THE DATA:
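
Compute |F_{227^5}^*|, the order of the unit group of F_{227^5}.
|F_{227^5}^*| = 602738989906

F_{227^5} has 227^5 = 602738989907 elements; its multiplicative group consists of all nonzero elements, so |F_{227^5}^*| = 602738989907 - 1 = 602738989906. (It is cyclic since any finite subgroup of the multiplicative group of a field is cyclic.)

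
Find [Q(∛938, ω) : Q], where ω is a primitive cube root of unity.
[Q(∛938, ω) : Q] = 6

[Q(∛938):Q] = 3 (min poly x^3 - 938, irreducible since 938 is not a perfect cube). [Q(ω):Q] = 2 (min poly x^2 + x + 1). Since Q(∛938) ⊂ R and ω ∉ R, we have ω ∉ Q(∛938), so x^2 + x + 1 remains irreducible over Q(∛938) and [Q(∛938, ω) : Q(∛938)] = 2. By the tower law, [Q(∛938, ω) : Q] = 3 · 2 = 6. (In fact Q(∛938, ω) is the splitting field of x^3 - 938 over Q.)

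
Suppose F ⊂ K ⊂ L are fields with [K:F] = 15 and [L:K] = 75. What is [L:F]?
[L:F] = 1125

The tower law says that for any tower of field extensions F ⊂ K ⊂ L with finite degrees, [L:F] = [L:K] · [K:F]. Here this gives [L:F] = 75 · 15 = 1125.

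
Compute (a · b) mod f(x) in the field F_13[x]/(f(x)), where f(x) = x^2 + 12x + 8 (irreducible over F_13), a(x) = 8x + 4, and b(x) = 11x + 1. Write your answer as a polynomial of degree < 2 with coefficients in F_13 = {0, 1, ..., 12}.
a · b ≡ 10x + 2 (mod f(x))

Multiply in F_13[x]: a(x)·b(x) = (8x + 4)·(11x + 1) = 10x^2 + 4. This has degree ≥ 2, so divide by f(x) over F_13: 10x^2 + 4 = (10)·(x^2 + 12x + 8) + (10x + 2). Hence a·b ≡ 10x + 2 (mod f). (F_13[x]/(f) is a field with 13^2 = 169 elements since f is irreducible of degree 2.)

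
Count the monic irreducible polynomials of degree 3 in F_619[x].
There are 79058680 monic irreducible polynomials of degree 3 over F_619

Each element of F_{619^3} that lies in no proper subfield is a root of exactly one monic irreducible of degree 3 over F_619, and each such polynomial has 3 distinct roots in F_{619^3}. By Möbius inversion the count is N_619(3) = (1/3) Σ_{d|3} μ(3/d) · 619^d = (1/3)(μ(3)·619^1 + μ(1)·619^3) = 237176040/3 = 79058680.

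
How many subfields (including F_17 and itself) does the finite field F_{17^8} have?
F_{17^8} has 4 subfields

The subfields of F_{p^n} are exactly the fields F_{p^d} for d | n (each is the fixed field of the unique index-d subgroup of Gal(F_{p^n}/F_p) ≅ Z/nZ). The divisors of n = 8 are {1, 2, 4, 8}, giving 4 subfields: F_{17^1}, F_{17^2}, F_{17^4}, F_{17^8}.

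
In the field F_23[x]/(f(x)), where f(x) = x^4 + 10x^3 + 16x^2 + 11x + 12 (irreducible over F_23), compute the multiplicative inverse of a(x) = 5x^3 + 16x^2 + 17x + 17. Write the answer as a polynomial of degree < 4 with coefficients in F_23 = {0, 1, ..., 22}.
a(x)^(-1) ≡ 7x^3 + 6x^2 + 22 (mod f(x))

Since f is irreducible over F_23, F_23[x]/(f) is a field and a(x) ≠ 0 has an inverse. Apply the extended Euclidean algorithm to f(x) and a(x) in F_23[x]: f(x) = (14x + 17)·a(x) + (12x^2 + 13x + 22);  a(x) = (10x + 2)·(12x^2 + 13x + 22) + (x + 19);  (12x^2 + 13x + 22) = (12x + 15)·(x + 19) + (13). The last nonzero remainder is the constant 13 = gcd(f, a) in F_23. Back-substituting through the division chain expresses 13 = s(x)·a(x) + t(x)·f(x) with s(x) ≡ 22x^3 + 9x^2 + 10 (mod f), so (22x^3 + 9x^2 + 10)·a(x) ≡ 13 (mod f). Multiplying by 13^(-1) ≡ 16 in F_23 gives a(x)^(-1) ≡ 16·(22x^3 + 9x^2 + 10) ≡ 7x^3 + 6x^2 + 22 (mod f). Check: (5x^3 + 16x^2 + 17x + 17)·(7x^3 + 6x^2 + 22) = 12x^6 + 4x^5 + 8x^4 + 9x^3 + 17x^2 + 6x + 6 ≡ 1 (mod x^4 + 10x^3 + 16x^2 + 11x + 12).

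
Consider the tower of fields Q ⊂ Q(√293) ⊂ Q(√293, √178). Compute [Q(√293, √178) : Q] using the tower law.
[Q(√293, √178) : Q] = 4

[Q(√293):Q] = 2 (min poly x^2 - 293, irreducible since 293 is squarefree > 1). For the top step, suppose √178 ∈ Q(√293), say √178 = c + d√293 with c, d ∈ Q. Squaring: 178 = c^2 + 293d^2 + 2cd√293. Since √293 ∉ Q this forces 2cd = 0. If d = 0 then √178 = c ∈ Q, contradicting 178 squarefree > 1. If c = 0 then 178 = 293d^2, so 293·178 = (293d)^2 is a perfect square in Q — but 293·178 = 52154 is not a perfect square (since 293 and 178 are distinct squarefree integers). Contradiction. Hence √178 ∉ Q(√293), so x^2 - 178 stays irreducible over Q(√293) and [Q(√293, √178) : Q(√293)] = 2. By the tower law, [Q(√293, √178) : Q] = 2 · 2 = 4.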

TASK PROMPT:
Reproduce each entry above exactly, keeping every word.

SOLUTION TO THE PROBLEM:
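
Compute |F_{227^5}^*|, the order of the unit group of F_{227^5}.
|F_{227^5}^*| = 602738989906

F_{227^5} has 227^5 = 602738989907 elements; its multiplicative group consists of all nonzero elements, so |F_{227^5}^*| = 602738989907 - 1 = 602738989906. (It is cyclic since any finite subgroup of the multiplicative group of a field is cyclic.)

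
Find [Q(∛938, ω) : Q], where ω is a primitive cube root of unity.
[Q(∛938, ω) : Q] = 6

[Q(∛938):Q] = 3 (min poly x^3 - 938, irreducible since 938 is not a perfect cube). [Q(ω):Q] = 2 (min poly x^2 + x + 1). Since Q(∛938) ⊂ R and ω ∉ R, we have ω ∉ Q(∛938), so x^2 + x + 1 remains irreducible over Q(∛938) and [Q(∛938, ω) : Q(∛938)] = 2. By the tower law, [Q(∛938, ω) : Q] = 3 · 2 = 6. (In fact Q(∛938, ω) is the splitting field of x^3 - 938 over Q.)

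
Suppose F ⊂ K ⊂ L are fields with [K:F] = 15 and [L:K] = 75. What is [L:F]?
[L:F] = 1125

The tower law says that for any tower of field extensions F ⊂ K ⊂ L with finite degrees, [L:F] = [L:K] · [K:F]. Here this gives [L:F] = 75 · 15 = 1125.

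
Compute (a · b) mod f(x) in the field F_13[x]/(f(x)), where f(x) = x^2 + 12x + 8 (irreducible over F_13), a(x) = 8x + 4, and b(x) = 11x + 1. Write your answer as a polynomial of degree < 2 with coefficients in F_13 = {0, 1, ..., 12}.
a · b ≡ 10x + 2 (mod f(x))

Multiply in F_13[x]: a(x)·b(x) = (8x + 4)·(11x + 1) = 10x^2 + 4. This has degree ≥ 2, so divide by f(x) over F_13: 10x^2 + 4 = (10)·(x^2 + 12x + 8) + (10x + 2). Hence a·b ≡ 10x + 2 (mod f). (F_13[x]/(f) is a field with 13^2 = 169 elements since f is irreducible of degree 2.)

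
Count the monic irreducible polynomials of degree 3 in F_619[x].
There are 79058680 monic irreducible polynomials of degree 3 over F_619

Each element of F_{619^3} that lies in no proper subfield is a root of exactly one monic irreducible of degree 3 over F_619, and each such polynomial has 3 distinct roots in F_{619^3}. By Möbius inversion the count is N_619(3) = (1/3) Σ_{d|3} μ(3/d) · 619^d = (1/3)(μ(3)·619^1 + μ(1)·619^3) = 237176040/3 = 79058680.

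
How many subfields (including F_17 and itself) does the finite field F_{17^8} have?
F_{17^8} has 4 subfields

The subfields of F_{p^n} are exactly the fields F_{p^d} for d | n (each is the fixed field of the unique index-d subgroup of Gal(F_{p^n}/F_p) ≅ Z/nZ). The divisors of n = 8 are {1, 2, 4, 8}, giving 4 subfields: F_{17^1}, F_{17^2}, F_{17^4}, F_{17^8}.

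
In the field F_23[x]/(f(x)), where f(x) = x^4 + 10x^3 + 16x^2 + 11x + 12 (irreducible over F_23), compute the multiplicative inverse of a(x) = 5x^3 + 16x^2 + 17x + 17. Write the answer as a polynomial of degree < 4 with coefficients in F_23 = {0, 1, ..., 22}.
a(x)^(-1) ≡ 7x^3 + 6x^2 + 22 (mod f(x))

Since f is irreducible over F_23, F_23[x]/(f) is a field and a(x) ≠ 0 has an inverse. Apply the extended Euclidean algorithm to f(x) and a(x) in F_23[x]: f(x) = (14x + 17)·a(x) + (12x^2 + 13x + 22);  a(x) = (10x + 2)·(12x^2 + 13x + 22) + (x + 19);  (12x^2 + 13x + 22) = (12x + 15)·(x + 19) + (13). The last nonzero remainder is the constant 13 = gcd(f, a) in F_23. Back-substituting through the division chain expresses 13 = s(x)·a(x) + t(x)·f(x) with s(x) ≡ 22x^3 + 9x^2 + 10 (mod f), so (22x^3 + 9x^2 + 10)·a(x) ≡ 13 (mod f). Multiplying by 13^(-1) ≡ 16 in F_23 gives a(x)^(-1) ≡ 16·(22x^3 + 9x^2 + 10) ≡ 7x^3 + 6x^2 + 22 (mod f). Check: (5x^3 + 16x^2 + 17x + 17)·(7x^3 + 6x^2 + 22) = 12x^6 + 4x^5 + 8x^4 + 9x^3 + 17x^2 + 6x + 6 ≡ 1 (mod x^4 + 10x^3 + 16x^2 + 11x + 12).

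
Consider the tower of fields Q ⊂ Q(√293) ⊂ Q(√293, √178). Compute [Q(√293, √178) : Q] using the tower law.
[Q(√293, √178) : Q] = 4

[Q(√293):Q] = 2 (min poly x^2 - 293, irreducible since 293 is squarefree > 1). For the top step, suppose √178 ∈ Q(√293), say √178 = c + d√293 with c, d ∈ Q. Squaring: 178 = c^2 + 293d^2 + 2cd√293. Since √293 ∉ Q this forces 2cd = 0. If d = 0 then √178 = c ∈ Q, contradicting 178 squarefree > 1. If c = 0 then 178 = 293d^2, so 293·178 = (293d)^2 is a perfect square in Q — but 293·178 = 52154 is not a perfect square (since 293 and 178 are distinct squarefree integers). Contradiction. Hence √178 ∉ Q(√293), so x^2 - 178 stays irreducible over Q(√293) and [Q(√293, √178) : Q(√293)] = 2. By the tower law, [Q(√293, √178) : Q] = 2 · 2 = 4.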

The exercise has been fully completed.